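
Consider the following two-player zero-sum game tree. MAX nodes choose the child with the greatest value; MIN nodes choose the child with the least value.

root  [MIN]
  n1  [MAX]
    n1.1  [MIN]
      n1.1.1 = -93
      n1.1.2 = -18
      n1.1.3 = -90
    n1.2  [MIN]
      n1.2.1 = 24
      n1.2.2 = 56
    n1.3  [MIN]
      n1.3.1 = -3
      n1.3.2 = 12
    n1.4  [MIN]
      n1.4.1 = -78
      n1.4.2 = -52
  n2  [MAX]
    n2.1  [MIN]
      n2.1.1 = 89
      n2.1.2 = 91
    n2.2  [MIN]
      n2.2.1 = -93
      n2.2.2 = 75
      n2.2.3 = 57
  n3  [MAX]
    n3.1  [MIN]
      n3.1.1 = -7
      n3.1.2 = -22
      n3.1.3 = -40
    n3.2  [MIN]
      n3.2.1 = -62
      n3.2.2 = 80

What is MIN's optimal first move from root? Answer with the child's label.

n3

n1.1 (MIN): min(-93, -18, -90) = -93
n1.2 (MIN): min(24, 56) = 24
n1.3 (MIN): min(-3, 12) = -3
n1.4 (MIN): min(-78, -52) = -78
n1 (MAX): max(-93, 24, -3, -78) = 24
n2.1 (MIN): min(89, 91) = 89
n2.2 (MIN): min(-93, 75, 57) = -93
n2 (MAX): max(89, -93) = 89
n3.1 (MIN): min(-7, -22, -40) = -40
n3.2 (MIN): min(-62, 80) = -62
n3 (MAX): max(-40, -62) = -40
root (MIN): min(24, 89, -40) = -40
MIN at root wants the lowest of {n1=24, n2=89, n3=-40}, so chooses n3.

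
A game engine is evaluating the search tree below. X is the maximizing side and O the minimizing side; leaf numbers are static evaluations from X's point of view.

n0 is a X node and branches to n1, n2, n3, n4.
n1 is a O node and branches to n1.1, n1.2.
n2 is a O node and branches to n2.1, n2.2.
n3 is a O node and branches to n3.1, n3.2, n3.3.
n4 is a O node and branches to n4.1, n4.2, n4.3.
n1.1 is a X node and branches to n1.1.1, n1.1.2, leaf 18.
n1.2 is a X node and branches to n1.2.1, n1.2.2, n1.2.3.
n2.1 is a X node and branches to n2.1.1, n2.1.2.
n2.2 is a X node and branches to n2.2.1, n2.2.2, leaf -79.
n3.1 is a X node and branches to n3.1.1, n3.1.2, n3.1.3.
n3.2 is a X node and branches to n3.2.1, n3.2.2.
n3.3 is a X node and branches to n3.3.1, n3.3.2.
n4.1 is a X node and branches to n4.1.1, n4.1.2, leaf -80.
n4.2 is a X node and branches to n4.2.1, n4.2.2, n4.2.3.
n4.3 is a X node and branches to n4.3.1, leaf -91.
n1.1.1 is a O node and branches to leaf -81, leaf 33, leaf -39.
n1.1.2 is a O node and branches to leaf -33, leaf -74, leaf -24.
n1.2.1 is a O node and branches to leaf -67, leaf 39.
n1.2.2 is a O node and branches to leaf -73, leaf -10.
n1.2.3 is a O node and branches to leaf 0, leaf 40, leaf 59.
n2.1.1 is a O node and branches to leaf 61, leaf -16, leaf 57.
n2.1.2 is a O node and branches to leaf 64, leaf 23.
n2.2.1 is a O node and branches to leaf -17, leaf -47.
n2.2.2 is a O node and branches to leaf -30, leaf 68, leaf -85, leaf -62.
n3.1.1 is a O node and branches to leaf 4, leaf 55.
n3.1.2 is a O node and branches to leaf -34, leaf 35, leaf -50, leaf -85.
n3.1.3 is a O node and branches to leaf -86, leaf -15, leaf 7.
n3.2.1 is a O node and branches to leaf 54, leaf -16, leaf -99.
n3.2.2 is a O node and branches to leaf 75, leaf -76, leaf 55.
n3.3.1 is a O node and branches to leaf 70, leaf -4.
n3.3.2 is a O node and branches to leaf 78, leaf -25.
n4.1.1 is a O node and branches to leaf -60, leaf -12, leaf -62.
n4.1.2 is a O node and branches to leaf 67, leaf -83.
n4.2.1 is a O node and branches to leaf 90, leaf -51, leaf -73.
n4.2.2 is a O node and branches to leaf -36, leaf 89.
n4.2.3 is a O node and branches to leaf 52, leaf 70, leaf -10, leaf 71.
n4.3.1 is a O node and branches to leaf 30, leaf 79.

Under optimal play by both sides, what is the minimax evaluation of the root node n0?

n1.1.1 (O): min(-81, 33, -39) = -81
n1.1.2 (O): min(-33, -74, -24) = -74
n1.1 (X): max(-81, -74, 18) = 18
n1.2.1 (O): min(-67, 39) = -67
n1.2.2 (O): min(-73, -10) = -73
n1.2.3 (O): min(0, 40, 59) = 0
n1.2 (X): max(-67, -73, 0) = 0
n1 (O): min(18, 0) = 0
n2.1.1 (O): min(61, -16, 57) = -16
n2.1.2 (O): min(64, 23) = 23
n2.1 (X): max(-16, 23) = 23
n2.2.1 (O): min(-17, -47) = -47
n2.2.2 (O): min(-30, 68, -85, -62) = -85
n2.2 (X): max(-47, -85, -79) = -47
n2 (O): min(23, -47) = -47
n3.1.1 (O): min(4, 55) = 4
n3.1.2 (O): min(-34, 35, -50, -85) = -85
n3.1.3 (O): min(-86, -15, 7) = -86
n3.1 (X): max(4, -85, -86) = 4
n3.2.1 (O): min(54, -16, -99) = -99
n3.2.2 (O): min(75, -76, 55) = -76
n3.2 (X): max(-99, -76) = -76
n3.3.1 (O): min(70, -4) = -4
n3.3.2 (O): min(78, -25) = -25
n3.3 (X): max(-4, -25) = -4
n3 (O): min(4, -76, -4) = -76
n4.1.1 (O): min(-60, -12, -62) = -62
n4.1.2 (O): min(67, -83) = -83
n4.1 (X): max(-62, -83, -80) = -62
n4.2.1 (O): min(90, -51, -73) = -73
n4.2.2 (O): min(-36, 89) = -36
n4.2.3 (O): min(52, 70, -10, 71) = -10
n4.2 (X): max(-73, -36, -10) = -10
n4.3.1 (O): min(30, 79) = 30
n4.3 (X): max(30, -91) = 30
n4 (O): min(-62, -10, 30) = -62
n0 (X): max(0, -47, -76, -62) = 0

0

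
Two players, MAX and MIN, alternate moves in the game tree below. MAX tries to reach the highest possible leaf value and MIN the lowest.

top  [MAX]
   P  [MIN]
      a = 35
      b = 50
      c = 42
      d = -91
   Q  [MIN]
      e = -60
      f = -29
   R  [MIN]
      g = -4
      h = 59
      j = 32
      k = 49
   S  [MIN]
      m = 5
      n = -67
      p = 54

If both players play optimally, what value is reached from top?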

- [Task statement] All lines above that contain "value" are required in the answer.

- [Your response]
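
Consider the following two-player zero-sum game tree. MAX nodes choose the child with the greatest value; MIN nodes choose the child with the least value.
Two players, MAX and MIN, alternate moves in the game tree below. MAX tries to reach the highest possible leaf value and MIN the lowest.
If both players play optimally, what value is reached from top?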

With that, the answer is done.